Recorded data
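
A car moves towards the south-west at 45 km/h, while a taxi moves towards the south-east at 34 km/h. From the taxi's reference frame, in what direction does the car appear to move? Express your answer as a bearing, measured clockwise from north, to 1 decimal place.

Taking east as x and north as y: car velocity = (-31.820, -31.820) km/h; taxi velocity = (24.042, -24.042) km/h.
Velocity of car relative to taxi = (-31.820, -31.820) − (24.042, -24.042) = (-55.861, -7.778) km/h.
Bearing = atan2(-55.86, -7.78) = 262.07° clockwise from north.

262.1°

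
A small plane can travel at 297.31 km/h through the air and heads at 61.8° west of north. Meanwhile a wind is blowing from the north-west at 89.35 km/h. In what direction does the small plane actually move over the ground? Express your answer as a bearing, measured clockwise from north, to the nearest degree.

291°

Taking east as x and north as y: velocity relative to the air = (-262.020, 140.494) km/h; the air relative to ground = (63.180, -63.180) km/h.
Velocity relative to ground = (-262.020, 140.494) + (63.180, -63.180) = (-198.840, 77.314) km/h.
Bearing = atan2(-198.84, 77.31) = 291.25° clockwise from north.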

Task objective: What needs duplicating is the run of lines from the one containing "A small plane" through the last line of the entries above, exact and complete.

Response box:
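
A small plane can travel at 297.31 km/h through the air and heads at 61.8° west of north. Meanwhile a wind is blowing from the north-west at 89.35 km/h. In what direction does the small plane actually move over the ground? Express your answer as a bearing, measured clockwise from north, to the nearest degree.

291°

Taking east as x and north as y: velocity relative to the air = (-262.020, 140.494) km/h; the air relative to ground = (63.180, -63.180) km/h.
Velocity relative to ground = (-262.020, 140.494) + (63.180, -63.180) = (-198.840, 77.314) km/h.
Bearing = atan2(-198.84, 77.31) = 291.25° clockwise from north.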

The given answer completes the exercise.